■ What you will do: For this exercise, print only the lines from the one containing "- TV episode — 3420 seconds at 5.5 Mbps" through the end of the material below, exactly as given.

■ Entries shown:

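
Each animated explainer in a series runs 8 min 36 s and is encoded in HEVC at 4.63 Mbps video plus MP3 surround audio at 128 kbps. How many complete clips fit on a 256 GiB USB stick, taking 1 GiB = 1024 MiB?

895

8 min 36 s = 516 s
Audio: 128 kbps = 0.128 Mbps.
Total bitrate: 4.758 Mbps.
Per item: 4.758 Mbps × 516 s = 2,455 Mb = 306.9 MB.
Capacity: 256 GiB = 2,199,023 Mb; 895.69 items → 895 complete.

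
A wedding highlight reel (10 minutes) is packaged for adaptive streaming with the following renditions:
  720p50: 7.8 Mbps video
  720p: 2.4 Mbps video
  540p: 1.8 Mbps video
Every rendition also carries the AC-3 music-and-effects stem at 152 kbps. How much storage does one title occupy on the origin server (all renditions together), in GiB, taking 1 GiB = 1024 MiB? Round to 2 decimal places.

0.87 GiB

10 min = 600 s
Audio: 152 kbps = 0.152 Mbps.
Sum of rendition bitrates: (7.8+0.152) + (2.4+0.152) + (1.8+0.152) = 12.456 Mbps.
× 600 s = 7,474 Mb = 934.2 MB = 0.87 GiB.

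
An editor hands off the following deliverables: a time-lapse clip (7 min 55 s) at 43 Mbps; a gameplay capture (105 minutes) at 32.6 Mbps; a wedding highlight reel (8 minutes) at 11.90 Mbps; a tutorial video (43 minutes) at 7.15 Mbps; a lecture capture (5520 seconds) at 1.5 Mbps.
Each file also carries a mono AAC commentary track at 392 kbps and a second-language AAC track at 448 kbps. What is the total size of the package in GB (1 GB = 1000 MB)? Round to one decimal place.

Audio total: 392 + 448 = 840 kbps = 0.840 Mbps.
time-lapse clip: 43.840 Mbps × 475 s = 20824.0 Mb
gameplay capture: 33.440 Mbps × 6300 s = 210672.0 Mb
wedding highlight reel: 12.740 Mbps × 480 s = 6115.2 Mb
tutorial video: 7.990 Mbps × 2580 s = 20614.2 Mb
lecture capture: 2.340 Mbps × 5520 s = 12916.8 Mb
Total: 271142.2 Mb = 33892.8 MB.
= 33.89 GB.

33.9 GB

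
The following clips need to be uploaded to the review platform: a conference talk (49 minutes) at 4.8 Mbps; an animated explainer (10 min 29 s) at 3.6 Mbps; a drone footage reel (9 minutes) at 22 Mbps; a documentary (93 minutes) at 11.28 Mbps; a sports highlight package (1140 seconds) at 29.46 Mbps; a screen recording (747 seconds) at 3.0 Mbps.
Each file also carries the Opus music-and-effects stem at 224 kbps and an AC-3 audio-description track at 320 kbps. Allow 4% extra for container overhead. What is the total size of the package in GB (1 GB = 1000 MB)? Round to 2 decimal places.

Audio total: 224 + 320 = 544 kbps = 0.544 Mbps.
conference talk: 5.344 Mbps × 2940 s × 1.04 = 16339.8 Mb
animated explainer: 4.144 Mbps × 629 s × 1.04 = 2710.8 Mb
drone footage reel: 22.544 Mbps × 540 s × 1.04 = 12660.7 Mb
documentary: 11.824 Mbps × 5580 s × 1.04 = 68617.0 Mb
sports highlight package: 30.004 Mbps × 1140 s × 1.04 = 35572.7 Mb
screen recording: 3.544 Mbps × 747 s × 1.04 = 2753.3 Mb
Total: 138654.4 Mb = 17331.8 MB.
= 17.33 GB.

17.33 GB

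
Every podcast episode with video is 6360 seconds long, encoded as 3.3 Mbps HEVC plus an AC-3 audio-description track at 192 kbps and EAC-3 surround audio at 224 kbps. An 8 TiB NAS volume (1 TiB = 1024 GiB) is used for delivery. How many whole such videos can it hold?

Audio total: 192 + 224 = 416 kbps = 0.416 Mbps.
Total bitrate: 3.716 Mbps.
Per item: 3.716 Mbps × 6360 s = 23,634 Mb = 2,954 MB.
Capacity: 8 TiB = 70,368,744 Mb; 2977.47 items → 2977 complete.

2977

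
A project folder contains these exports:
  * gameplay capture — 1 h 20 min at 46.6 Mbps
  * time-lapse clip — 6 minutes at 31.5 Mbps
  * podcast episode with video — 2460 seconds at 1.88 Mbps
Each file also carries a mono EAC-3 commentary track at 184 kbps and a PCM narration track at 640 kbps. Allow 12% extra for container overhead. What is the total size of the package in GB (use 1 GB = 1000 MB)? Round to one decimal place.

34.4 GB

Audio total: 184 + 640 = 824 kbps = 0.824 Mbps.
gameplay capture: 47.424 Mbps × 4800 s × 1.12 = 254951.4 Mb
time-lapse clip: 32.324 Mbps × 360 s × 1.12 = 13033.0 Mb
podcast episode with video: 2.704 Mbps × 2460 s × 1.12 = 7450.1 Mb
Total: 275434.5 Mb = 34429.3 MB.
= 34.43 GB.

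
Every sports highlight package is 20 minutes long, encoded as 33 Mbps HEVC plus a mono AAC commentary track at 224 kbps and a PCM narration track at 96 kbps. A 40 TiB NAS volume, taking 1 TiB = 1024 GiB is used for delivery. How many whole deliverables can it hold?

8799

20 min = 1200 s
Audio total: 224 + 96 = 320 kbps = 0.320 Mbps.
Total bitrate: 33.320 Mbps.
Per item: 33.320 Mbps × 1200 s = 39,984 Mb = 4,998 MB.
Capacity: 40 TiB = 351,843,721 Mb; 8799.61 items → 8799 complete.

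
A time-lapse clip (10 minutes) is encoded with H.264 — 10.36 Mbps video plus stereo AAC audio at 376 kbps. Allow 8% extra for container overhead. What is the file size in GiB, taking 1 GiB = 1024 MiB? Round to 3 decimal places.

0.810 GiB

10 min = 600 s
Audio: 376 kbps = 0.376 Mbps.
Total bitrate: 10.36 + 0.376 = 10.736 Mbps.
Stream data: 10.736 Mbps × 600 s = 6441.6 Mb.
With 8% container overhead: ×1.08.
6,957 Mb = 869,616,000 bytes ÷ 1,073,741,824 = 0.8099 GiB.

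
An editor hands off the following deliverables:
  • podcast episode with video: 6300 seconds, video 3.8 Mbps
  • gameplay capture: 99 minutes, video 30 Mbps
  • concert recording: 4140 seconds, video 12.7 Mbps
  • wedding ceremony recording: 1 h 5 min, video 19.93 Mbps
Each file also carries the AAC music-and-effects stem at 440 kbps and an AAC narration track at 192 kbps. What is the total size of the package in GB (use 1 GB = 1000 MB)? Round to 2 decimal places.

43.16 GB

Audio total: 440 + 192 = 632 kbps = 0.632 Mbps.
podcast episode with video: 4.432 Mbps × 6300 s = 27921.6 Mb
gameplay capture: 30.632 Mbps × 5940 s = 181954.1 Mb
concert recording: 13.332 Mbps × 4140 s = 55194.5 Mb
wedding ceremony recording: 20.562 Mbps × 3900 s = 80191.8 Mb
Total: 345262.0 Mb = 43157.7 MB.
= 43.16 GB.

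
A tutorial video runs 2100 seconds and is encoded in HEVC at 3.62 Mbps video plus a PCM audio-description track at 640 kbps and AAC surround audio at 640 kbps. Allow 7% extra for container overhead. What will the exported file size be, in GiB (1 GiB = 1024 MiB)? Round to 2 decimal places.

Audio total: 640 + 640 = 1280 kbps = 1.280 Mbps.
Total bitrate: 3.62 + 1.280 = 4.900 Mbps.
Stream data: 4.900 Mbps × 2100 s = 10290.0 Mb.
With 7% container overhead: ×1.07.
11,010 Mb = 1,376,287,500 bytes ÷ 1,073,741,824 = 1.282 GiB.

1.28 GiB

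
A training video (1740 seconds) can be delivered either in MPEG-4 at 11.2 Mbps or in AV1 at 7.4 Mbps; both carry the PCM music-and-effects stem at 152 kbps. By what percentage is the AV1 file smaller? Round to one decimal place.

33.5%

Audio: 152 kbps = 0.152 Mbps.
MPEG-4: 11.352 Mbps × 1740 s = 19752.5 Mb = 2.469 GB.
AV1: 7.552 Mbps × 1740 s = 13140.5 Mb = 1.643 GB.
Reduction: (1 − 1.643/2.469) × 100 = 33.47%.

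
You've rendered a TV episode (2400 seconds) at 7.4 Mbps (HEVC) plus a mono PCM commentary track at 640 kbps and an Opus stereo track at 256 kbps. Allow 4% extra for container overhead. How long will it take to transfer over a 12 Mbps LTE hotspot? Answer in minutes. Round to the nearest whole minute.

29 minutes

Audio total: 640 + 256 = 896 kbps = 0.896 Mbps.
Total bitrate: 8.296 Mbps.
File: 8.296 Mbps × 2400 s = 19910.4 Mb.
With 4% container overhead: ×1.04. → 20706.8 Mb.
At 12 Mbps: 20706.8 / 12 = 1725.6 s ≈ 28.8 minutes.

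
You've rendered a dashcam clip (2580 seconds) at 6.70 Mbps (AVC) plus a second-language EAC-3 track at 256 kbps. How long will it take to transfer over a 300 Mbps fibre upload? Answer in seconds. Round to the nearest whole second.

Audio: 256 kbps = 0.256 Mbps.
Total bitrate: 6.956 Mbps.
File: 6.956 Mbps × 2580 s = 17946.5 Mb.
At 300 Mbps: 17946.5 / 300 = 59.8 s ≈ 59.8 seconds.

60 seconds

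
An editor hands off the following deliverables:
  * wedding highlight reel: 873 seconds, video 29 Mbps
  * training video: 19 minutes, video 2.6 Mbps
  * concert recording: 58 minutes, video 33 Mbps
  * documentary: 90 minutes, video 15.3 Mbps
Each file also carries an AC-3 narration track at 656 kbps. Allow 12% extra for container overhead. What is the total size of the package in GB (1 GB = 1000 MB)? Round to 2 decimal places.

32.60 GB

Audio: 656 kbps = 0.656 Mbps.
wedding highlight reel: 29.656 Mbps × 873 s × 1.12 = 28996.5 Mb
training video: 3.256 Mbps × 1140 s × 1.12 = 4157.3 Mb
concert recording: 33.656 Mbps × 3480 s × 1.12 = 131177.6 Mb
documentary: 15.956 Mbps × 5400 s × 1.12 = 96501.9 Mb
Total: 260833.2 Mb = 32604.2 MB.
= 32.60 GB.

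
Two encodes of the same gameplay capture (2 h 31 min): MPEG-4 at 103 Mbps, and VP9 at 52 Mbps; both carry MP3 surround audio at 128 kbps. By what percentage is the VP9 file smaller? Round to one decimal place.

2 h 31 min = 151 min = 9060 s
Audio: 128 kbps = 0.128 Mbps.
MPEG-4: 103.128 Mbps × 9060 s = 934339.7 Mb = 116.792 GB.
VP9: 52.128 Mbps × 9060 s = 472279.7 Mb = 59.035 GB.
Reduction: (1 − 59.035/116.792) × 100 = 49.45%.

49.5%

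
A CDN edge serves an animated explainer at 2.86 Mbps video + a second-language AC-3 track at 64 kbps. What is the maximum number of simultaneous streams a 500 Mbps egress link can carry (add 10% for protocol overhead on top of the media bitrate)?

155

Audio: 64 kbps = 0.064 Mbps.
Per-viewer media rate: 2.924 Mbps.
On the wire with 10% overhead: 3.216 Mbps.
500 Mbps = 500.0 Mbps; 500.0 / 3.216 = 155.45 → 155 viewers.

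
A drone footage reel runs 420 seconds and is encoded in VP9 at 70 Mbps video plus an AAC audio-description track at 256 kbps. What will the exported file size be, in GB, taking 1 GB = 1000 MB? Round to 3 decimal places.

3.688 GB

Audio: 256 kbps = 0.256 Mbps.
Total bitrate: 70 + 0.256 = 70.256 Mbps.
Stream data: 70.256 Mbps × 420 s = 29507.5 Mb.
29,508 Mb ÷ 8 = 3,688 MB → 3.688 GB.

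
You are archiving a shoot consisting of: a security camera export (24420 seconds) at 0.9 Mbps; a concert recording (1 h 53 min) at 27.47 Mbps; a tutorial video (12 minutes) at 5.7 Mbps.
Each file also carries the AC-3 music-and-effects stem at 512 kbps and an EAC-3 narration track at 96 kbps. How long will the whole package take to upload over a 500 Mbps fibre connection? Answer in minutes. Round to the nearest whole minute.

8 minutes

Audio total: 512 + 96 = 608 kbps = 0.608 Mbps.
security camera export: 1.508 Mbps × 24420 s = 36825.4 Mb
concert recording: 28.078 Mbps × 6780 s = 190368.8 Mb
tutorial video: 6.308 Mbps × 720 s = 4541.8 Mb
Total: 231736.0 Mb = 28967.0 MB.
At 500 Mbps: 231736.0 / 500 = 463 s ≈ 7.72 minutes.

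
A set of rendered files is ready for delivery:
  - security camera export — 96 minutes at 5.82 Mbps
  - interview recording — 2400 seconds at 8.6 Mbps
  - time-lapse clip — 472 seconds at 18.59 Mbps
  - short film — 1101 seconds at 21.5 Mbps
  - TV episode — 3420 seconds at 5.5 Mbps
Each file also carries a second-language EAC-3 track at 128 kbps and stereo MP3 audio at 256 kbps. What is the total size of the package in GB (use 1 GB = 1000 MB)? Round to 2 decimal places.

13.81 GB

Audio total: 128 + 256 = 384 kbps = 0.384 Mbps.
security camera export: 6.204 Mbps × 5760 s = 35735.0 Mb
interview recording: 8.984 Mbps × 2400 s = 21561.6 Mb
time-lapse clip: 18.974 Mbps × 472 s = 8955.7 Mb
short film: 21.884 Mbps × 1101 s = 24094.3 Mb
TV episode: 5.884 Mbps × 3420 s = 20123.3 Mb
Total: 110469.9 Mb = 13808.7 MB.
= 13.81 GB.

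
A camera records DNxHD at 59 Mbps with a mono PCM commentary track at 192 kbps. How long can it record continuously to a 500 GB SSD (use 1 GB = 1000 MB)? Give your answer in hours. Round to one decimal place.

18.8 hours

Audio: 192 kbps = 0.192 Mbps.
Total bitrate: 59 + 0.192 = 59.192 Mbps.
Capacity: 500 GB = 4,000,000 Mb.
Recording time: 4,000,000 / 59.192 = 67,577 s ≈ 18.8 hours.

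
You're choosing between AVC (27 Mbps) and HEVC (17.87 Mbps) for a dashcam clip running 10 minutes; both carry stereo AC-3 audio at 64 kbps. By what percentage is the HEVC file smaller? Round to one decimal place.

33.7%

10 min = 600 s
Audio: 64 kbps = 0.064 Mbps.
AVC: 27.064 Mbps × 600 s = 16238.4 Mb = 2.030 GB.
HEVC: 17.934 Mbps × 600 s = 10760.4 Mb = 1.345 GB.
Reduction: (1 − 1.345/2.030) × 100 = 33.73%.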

■ Your solution:
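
  - TV episode — 3420 seconds at 5.5 Mbps
Each file also carries a second-language EAC-3 track at 128 kbps and stereo MP3 audio at 256 kbps. What is the total size of the package in GB (use 1 GB = 1000 MB)? Round to 2 decimal places.

13.81 GB

Audio total: 128 + 256 = 384 kbps = 0.384 Mbps.
security camera export: 6.204 Mbps × 5760 s = 35735.0 Mb
interview recording: 8.984 Mbps × 2400 s = 21561.6 Mb
time-lapse clip: 18.974 Mbps × 472 s = 8955.7 Mb
short film: 21.884 Mbps × 1101 s = 24094.3 Mb
TV episode: 5.884 Mbps × 3420 s = 20123.3 Mb
Total: 110469.9 Mb = 13808.7 MB.
= 13.81 GB.

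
A camera records DNxHD at 59 Mbps with a mono PCM commentary track at 192 kbps. How long can it record continuously to a 500 GB SSD (use 1 GB = 1000 MB)? Give your answer in hours. Round to one decimal place.

18.8 hours

Audio: 192 kbps = 0.192 Mbps.
Total bitrate: 59 + 0.192 = 59.192 Mbps.
Capacity: 500 GB = 4,000,000 Mb.
Recording time: 4,000,000 / 59.192 = 67,577 s ≈ 18.8 hours.

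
You're choosing between AVC (27 Mbps) and HEVC (17.87 Mbps) for a dashcam clip running 10 minutes; both carry stereo AC-3 audio at 64 kbps. By what percentage is the HEVC file smaller? Round to one decimal place.

33.7%

10 min = 600 s
Audio: 64 kbps = 0.064 Mbps.
AVC: 27.064 Mbps × 600 s = 16238.4 Mb = 2.030 GB.
HEVC: 17.934 Mbps × 600 s = 10760.4 Mb = 1.345 GB.
Reduction: (1 − 1.345/2.030) × 100 = 33.73%.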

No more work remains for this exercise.